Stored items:
::::::

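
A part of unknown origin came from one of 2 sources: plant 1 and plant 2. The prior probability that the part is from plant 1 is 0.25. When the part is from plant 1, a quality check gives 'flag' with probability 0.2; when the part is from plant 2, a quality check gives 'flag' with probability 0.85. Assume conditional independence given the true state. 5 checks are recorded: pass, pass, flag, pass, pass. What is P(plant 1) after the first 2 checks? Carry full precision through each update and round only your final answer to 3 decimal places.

After 'pass': P(plant 1) = 0.8·0.2500 / (0.8·0.2500 + 0.15·0.7500) ≈ 0.6400
After 'pass': P(plant 1) = 0.8·0.6400 / (0.8·0.6400 + 0.15·0.3600) ≈ 0.9046

0.905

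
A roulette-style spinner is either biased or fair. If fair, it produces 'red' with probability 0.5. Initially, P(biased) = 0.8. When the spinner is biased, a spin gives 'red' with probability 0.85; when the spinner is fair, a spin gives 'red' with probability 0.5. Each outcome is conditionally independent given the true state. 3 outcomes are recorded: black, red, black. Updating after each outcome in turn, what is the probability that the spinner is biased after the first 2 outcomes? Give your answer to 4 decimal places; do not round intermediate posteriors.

0.6711

After 'black': P(biased) = 0.15·0.8000 / (0.15·0.8000 + 0.5·0.2000) ≈ 0.5455
After 'red': P(biased) = 0.85·0.5455 / (0.85·0.5455 + 0.5·0.4545) ≈ 0.6711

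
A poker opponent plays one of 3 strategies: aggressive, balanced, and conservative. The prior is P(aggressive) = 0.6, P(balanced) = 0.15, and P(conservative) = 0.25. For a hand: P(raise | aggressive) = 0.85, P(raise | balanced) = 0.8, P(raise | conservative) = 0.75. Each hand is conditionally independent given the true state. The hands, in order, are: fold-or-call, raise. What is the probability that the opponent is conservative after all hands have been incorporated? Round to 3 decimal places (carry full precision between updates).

0.318

After 'fold-or-call': normaliser = 0.15·0.6000 + 0.2·0.1500 + 0.25·0.2500; P(aggressive) ≈ 0.4932, P(balanced) ≈ 0.1644, P(conservative) ≈ 0.3425
After 'raise': normaliser = 0.85·0.4932 + 0.8·0.1644 + 0.75·0.3425; P(aggressive) ≈ 0.5191, P(balanced) ≈ 0.1628, P(conservative) ≈ 0.3181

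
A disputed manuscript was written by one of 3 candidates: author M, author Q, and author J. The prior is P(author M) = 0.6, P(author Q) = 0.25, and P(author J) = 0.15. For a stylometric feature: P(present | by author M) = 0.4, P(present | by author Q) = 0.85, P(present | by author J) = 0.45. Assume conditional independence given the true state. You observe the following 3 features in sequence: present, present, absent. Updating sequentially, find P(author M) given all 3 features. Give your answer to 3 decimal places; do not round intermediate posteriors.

After 'present': normaliser = 0.4·0.6000 + 0.85·0.2500 + 0.45·0.1500; P(author M) ≈ 0.4615, P(author Q) ≈ 0.4087, P(author J) ≈ 0.1298
After 'present': normaliser = 0.4·0.4615 + 0.85·0.4087 + 0.45·0.1298; P(author M) ≈ 0.3127, P(author Q) ≈ 0.5884, P(author J) ≈ 0.0989
After 'absent': normaliser = 0.6·0.3127 + 0.15·0.5884 + 0.55·0.0989; P(author M) ≈ 0.5680, P(author Q) ≈ 0.2672, P(author J) ≈ 0.1648

0.568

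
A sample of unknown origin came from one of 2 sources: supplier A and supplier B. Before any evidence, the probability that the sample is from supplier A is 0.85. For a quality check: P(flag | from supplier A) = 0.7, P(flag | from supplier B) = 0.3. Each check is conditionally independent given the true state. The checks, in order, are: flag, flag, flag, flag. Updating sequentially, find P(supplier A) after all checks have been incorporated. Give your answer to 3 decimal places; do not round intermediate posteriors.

0.994

After 'flag': P(supplier A) = 0.7·0.8500 / (0.7·0.8500 + 0.3·0.1500) ≈ 0.9297
After 'flag': P(supplier A) = 0.7·0.9297 / (0.7·0.9297 + 0.3·0.0703) ≈ 0.9686
After 'flag': P(supplier A) = 0.7·0.9686 / (0.7·0.9686 + 0.3·0.0314) ≈ 0.9863
After 'flag': P(supplier A) = 0.7·0.9863 / (0.7·0.9863 + 0.3·0.0137) ≈ 0.9941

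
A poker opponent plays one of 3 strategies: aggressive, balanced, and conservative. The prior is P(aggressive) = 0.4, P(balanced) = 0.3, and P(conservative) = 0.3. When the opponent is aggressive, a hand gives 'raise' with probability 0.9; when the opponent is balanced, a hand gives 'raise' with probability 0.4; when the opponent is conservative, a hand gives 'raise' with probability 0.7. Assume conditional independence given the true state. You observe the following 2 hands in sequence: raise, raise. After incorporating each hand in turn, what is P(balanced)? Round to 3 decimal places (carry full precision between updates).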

::::::

◆ What you are asked to do ◆
Copy out all the entries exactly once more.

◆ Answer space ◆
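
A part of unknown origin came from one of 2 sources: plant 1 and plant 2. The prior probability that the part is from plant 1 is 0.25. When the part is from plant 1, a quality check gives 'flag' with probability 0.2; when the part is from plant 2, a quality check gives 'flag' with probability 0.85. Assume conditional independence given the true state. 5 checks are recorded: pass, pass, flag, pass, pass. What is P(plant 1) after the first 2 checks? Carry full precision through each update and round only your final answer to 3 decimal places.

After 'pass': P(plant 1) = 0.8·0.2500 / (0.8·0.2500 + 0.15·0.7500) ≈ 0.6400
After 'pass': P(plant 1) = 0.8·0.6400 / (0.8·0.6400 + 0.15·0.3600) ≈ 0.9046

0.905

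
A roulette-style spinner is either biased or fair. If fair, it produces 'red' with probability 0.5. Initially, P(biased) = 0.8. When the spinner is biased, a spin gives 'red' with probability 0.85; when the spinner is fair, a spin gives 'red' with probability 0.5. Each outcome is conditionally independent given the true state. 3 outcomes are recorded: black, red, black. Updating after each outcome in turn, what is the probability that the spinner is biased after the first 2 outcomes? Give your answer to 4 decimal places; do not round intermediate posteriors.

0.6711

After 'black': P(biased) = 0.15·0.8000 / (0.15·0.8000 + 0.5·0.2000) ≈ 0.5455
After 'red': P(biased) = 0.85·0.5455 / (0.85·0.5455 + 0.5·0.4545) ≈ 0.6711

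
A poker opponent plays one of 3 strategies: aggressive, balanced, and conservative. The prior is P(aggressive) = 0.6, P(balanced) = 0.15, and P(conservative) = 0.25. For a hand: P(raise | aggressive) = 0.85, P(raise | balanced) = 0.8, P(raise | conservative) = 0.75. Each hand is conditionally independent given the true state. The hands, in order, are: fold-or-call, raise. What is the probability that the opponent is conservative after all hands have been incorporated? Round to 3 decimal places (carry full precision between updates).

0.318

After 'fold-or-call': normaliser = 0.15·0.6000 + 0.2·0.1500 + 0.25·0.2500; P(aggressive) ≈ 0.4932, P(balanced) ≈ 0.1644, P(conservative) ≈ 0.3425
After 'raise': normaliser = 0.85·0.4932 + 0.8·0.1644 + 0.75·0.3425; P(aggressive) ≈ 0.5191, P(balanced) ≈ 0.1628, P(conservative) ≈ 0.3181

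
A disputed manuscript was written by one of 3 candidates: author M, author Q, and author J. The prior is P(author M) = 0.6, P(author Q) = 0.25, and P(author J) = 0.15. For a stylometric feature: P(present | by author M) = 0.4, P(present | by author Q) = 0.85, P(present | by author J) = 0.45. Assume conditional independence given the true state. You observe the following 3 features in sequence: present, present, absent. Updating sequentially, find P(author M) given all 3 features. Give your answer to 3 decimal places; do not round intermediate posteriors.

After 'present': normaliser = 0.4·0.6000 + 0.85·0.2500 + 0.45·0.1500; P(author M) ≈ 0.4615, P(author Q) ≈ 0.4087, P(author J) ≈ 0.1298
After 'present': normaliser = 0.4·0.4615 + 0.85·0.4087 + 0.45·0.1298; P(author M) ≈ 0.3127, P(author Q) ≈ 0.5884, P(author J) ≈ 0.0989
After 'absent': normaliser = 0.6·0.3127 + 0.15·0.5884 + 0.55·0.0989; P(author M) ≈ 0.5680, P(author Q) ≈ 0.2672, P(author J) ≈ 0.1648

0.568

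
A sample of unknown origin came from one of 2 sources: supplier A and supplier B. Before any evidence, the probability that the sample is from supplier A is 0.85. For a quality check: P(flag | from supplier A) = 0.7, P(flag | from supplier B) = 0.3. Each check is conditionally independent given the true state. The checks, in order, are: flag, flag, flag, flag. Updating sequentially, find P(supplier A) after all checks have been incorporated. Give your answer to 3 decimal places; do not round intermediate posteriors.

0.994

After 'flag': P(supplier A) = 0.7·0.8500 / (0.7·0.8500 + 0.3·0.1500) ≈ 0.9297
After 'flag': P(supplier A) = 0.7·0.9297 / (0.7·0.9297 + 0.3·0.0703) ≈ 0.9686
After 'flag': P(supplier A) = 0.7·0.9686 / (0.7·0.9686 + 0.3·0.0314) ≈ 0.9863
After 'flag': P(supplier A) = 0.7·0.9863 / (0.7·0.9863 + 0.3·0.0137) ≈ 0.9941

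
A poker opponent plays one of 3 strategies: aggressive, balanced, and conservative. The prior is P(aggressive) = 0.4, P(balanced) = 0.3, and P(conservative) = 0.3. When the opponent is aggressive, a hand gives 'raise' with probability 0.9; when the opponent is balanced, a hand gives 'raise' with probability 0.4; when the opponent is conservative, a hand gives 'raise' with probability 0.7. Assume conditional independence given the true state. You observe the following 2 hands in sequence: raise, raise. After incorporating each hand in turn, what is P(balanced)? Round to 3 decimal places (carry full precision between updates).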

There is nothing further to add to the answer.